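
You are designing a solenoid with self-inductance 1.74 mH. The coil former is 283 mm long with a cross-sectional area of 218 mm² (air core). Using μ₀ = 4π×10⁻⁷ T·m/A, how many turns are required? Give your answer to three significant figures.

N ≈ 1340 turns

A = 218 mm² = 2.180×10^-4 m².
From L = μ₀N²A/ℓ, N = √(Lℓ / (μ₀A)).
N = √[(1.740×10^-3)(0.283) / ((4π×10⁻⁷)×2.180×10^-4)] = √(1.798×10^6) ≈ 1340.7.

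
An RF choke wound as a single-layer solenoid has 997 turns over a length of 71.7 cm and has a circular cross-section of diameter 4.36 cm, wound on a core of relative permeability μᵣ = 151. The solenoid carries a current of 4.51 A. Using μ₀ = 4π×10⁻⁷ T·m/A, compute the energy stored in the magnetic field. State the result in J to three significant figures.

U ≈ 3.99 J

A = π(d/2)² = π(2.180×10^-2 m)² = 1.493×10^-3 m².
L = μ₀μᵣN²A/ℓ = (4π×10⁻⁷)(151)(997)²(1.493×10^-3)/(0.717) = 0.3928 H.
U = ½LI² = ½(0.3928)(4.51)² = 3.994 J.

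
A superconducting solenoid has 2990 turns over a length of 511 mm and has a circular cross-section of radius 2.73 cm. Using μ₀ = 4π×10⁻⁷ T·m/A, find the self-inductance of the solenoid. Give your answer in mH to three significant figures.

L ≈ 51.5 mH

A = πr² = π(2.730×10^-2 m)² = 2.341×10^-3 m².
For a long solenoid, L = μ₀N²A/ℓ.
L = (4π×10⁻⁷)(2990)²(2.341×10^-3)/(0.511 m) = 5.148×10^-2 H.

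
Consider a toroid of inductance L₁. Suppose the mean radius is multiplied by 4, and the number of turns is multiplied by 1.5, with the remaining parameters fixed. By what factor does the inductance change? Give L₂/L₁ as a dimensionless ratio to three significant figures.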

■ ■ ■ ■

## Task item
After reading the listing above, print each line back exactly.

## Solved exercise
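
You are designing a solenoid with self-inductance 1.74 mH. The coil former is 283 mm long with a cross-sectional area of 218 mm² (air core). Using μ₀ = 4π×10⁻⁷ T·m/A, how many turns are required? Give your answer to three significant figures.

N ≈ 1340 turns

A = 218 mm² = 2.180×10^-4 m².
From L = μ₀N²A/ℓ, N = √(Lℓ / (μ₀A)).
N = √[(1.740×10^-3)(0.283) / ((4π×10⁻⁷)×2.180×10^-4)] = √(1.798×10^6) ≈ 1340.7.

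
An RF choke wound as a single-layer solenoid has 997 turns over a length of 71.7 cm and has a circular cross-section of diameter 4.36 cm, wound on a core of relative permeability μᵣ = 151. The solenoid carries a current of 4.51 A. Using μ₀ = 4π×10⁻⁷ T·m/A, compute the energy stored in the magnetic field. State the result in J to three significant figures.

U ≈ 3.99 J

A = π(d/2)² = π(2.180×10^-2 m)² = 1.493×10^-3 m².
L = μ₀μᵣN²A/ℓ = (4π×10⁻⁷)(151)(997)²(1.493×10^-3)/(0.717) = 0.3928 H.
U = ½LI² = ½(0.3928)(4.51)² = 3.994 J.

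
A superconducting solenoid has 2990 turns over a length of 511 mm and has a circular cross-section of radius 2.73 cm. Using μ₀ = 4π×10⁻⁷ T·m/A, find the self-inductance of the solenoid. Give your answer in mH to three significant figures.

L ≈ 51.5 mH

A = πr² = π(2.730×10^-2 m)² = 2.341×10^-3 m².
For a long solenoid, L = μ₀N²A/ℓ.
L = (4π×10⁻⁷)(2990)²(2.341×10^-3)/(0.511 m) = 5.148×10^-2 H.

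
Consider a toroid of inductance L₁. Suppose the mean radius is multiplied by 4, and the number of turns is multiplied by 1.5, with the remaining parameters fixed. By what factor does the inductance change? Give L₂/L₁ as a dimensionless ratio to three significant figures.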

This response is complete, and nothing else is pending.